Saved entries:
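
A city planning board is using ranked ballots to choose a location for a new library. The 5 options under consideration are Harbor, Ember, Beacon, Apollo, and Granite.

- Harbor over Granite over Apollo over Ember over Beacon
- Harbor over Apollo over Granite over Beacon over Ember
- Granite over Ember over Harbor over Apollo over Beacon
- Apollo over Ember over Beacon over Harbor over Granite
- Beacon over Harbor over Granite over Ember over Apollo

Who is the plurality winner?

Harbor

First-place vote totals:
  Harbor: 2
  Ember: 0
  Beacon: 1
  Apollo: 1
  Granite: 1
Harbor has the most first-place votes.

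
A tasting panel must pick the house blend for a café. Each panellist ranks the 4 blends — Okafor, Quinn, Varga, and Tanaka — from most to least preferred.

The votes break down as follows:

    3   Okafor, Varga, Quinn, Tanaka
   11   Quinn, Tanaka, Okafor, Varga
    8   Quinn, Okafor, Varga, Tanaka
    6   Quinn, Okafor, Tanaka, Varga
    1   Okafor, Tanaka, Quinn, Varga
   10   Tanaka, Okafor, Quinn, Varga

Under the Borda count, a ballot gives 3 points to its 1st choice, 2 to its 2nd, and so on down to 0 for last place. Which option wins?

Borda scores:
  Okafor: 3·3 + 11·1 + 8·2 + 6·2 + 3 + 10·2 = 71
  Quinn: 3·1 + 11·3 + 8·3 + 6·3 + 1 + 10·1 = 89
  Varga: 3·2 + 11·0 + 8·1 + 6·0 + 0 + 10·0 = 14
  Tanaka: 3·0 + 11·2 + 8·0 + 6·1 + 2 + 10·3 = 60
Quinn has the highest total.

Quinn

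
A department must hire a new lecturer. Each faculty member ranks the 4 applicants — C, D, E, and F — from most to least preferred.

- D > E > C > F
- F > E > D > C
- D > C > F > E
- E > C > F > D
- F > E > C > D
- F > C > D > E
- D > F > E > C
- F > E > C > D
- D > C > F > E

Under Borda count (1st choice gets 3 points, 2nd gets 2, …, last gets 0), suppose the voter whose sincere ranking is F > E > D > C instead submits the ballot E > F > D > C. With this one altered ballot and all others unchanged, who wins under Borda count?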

→ WHAT TO DO:
Examine the records and pull out every line where the string "preferred" occurs.

→ ANSWER AREA:
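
A tasting panel must pick the house blend for a café. Each panellist ranks the 4 blends — Okafor, Quinn, Varga, and Tanaka — from most to least preferred.
A department must hire a new lecturer. Each faculty member ranks the 4 applicants — C, D, E, and F — from most to least preferred.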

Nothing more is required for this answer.